● Exercise prompt
Repeat the data exactly, with every line included.
╭──
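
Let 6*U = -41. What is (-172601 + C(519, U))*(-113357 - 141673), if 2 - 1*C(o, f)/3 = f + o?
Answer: 44408756445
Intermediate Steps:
U = -41/6 (U = (⅙)*(-41) = -41/6 ≈ -6.8333)
C(o, f) = 6 - 3*f - 3*o (C(o, f) = 6 - 3*(f + o) = 6 + (-3*f - 3*o) = 6 - 3*f - 3*o)
(-172601 + C(519, U))*(-113357 - 141673) = (-172601 + (6 - 3*(-41/6) - 3*519))*(-113357 - 141673) = (-172601 + (6 + 41/2 - 1557))*(-255030) = (-172601 - 3061/2)*(-255030) = -348263/2*(-255030) = 44408756445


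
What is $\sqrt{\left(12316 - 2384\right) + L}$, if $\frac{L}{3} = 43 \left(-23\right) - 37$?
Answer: $\sqrt{6854} \approx 82.789$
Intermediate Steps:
$L = -3078$ ($L = 3 \left(43 \left(-23\right) - 37\right) = 3 \left(-989 - 37\right) = 3 \left(-1026\right) = -3078$)
$\sqrt{\left(12316 - 2384\right) + L} = \sqrt{\left(12316 - 2384\right) - 3078} = \sqrt{9932 - 3078} = \sqrt{6854}$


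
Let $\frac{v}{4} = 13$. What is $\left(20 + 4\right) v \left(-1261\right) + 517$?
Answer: $-1573211$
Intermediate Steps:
$v = 52$ ($v = 4 \cdot 13 = 52$)
$\left(20 + 4\right) v \left(-1261\right) + 517 = \left(20 + 4\right) 52 \left(-1261\right) + 517 = 24 \cdot 52 \left(-1261\right) + 517 = 1248 \left(-1261\right) + 517 = -1573728 + 517 = -1573211$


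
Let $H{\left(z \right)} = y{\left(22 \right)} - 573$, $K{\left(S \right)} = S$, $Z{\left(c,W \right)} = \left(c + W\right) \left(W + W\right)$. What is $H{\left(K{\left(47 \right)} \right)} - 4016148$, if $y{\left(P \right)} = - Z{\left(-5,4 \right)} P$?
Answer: $-4016545$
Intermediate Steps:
$Z{\left(c,W \right)} = 2 W \left(W + c\right)$ ($Z{\left(c,W \right)} = \left(W + c\right) 2 W = 2 W \left(W + c\right)$)
$y{\left(P \right)} = 8 P$ ($y{\left(P \right)} = - 2 \cdot 4 \left(4 - 5\right) P = - 2 \cdot 4 \left(-1\right) P = \left(-1\right) \left(-8\right) P = 8 P$)
$H{\left(z \right)} = -397$ ($H{\left(z \right)} = 8 \cdot 22 - 573 = 176 - 573 = -397$)
$H{\left(K{\left(47 \right)} \right)} - 4016148 = -397 - 4016148 = -4016545$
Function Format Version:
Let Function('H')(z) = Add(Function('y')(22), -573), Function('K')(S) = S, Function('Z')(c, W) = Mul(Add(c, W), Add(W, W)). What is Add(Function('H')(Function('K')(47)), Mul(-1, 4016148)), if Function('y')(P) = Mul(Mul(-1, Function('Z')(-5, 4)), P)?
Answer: -4016545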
╰──
● Response area
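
Let 6*U = -41. What is (-172601 + C(519, U))*(-113357 - 141673), if 2 - 1*C(o, f)/3 = f + o?
Answer: 44408756445
Intermediate Steps:
U = -41/6 (U = (⅙)*(-41) = -41/6 ≈ -6.8333)
C(o, f) = 6 - 3*f - 3*o (C(o, f) = 6 - 3*(f + o) = 6 + (-3*f - 3*o) = 6 - 3*f - 3*o)
(-172601 + C(519, U))*(-113357 - 141673) = (-172601 + (6 - 3*(-41/6) - 3*519))*(-113357 - 141673) = (-172601 + (6 + 41/2 - 1557))*(-255030) = (-172601 - 3061/2)*(-255030) = -348263/2*(-255030) = 44408756445


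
What is $\sqrt{\left(12316 - 2384\right) + L}$, if $\frac{L}{3} = 43 \left(-23\right) - 37$?
Answer: $\sqrt{6854} \approx 82.789$
Intermediate Steps:
$L = -3078$ ($L = 3 \left(43 \left(-23\right) - 37\right) = 3 \left(-989 - 37\right) = 3 \left(-1026\right) = -3078$)
$\sqrt{\left(12316 - 2384\right) + L} = \sqrt{\left(12316 - 2384\right) - 3078} = \sqrt{9932 - 3078} = \sqrt{6854}$


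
Let $\frac{v}{4} = 13$. What is $\left(20 + 4\right) v \left(-1261\right) + 517$?
Answer: $-1573211$
Intermediate Steps:
$v = 52$ ($v = 4 \cdot 13 = 52$)
$\left(20 + 4\right) v \left(-1261\right) + 517 = \left(20 + 4\right) 52 \left(-1261\right) + 517 = 24 \cdot 52 \left(-1261\right) + 517 = 1248 \left(-1261\right) + 517 = -1573728 + 517 = -1573211$


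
Let $H{\left(z \right)} = y{\left(22 \right)} - 573$, $K{\left(S \right)} = S$, $Z{\left(c,W \right)} = \left(c + W\right) \left(W + W\right)$. What is $H{\left(K{\left(47 \right)} \right)} - 4016148$, if $y{\left(P \right)} = - Z{\left(-5,4 \right)} P$?
Answer: $-4016545$
Intermediate Steps:
$Z{\left(c,W \right)} = 2 W \left(W + c\right)$ ($Z{\left(c,W \right)} = \left(W + c\right) 2 W = 2 W \left(W + c\right)$)
$y{\left(P \right)} = 8 P$ ($y{\left(P \right)} = - 2 \cdot 4 \left(4 - 5\right) P = - 2 \cdot 4 \left(-1\right) P = \left(-1\right) \left(-8\right) P = 8 P$)
$H{\left(z \right)} = -397$ ($H{\left(z \right)} = 8 \cdot 22 - 573 = 176 - 573 = -397$)
$H{\left(K{\left(47 \right)} \right)} - 4016148 = -397 - 4016148 = -4016545$
Function Format Version:
Let Function('H')(z) = Add(Function('y')(22), -573), Function('K')(S) = S, Function('Z')(c, W) = Mul(Add(c, W), Add(W, W)). What is Add(Function('H')(Function('K')(47)), Mul(-1, 4016148)), if Function('y')(P) = Mul(Mul(-1, Function('Z')(-5, 4)), P)?
Answer: -4016545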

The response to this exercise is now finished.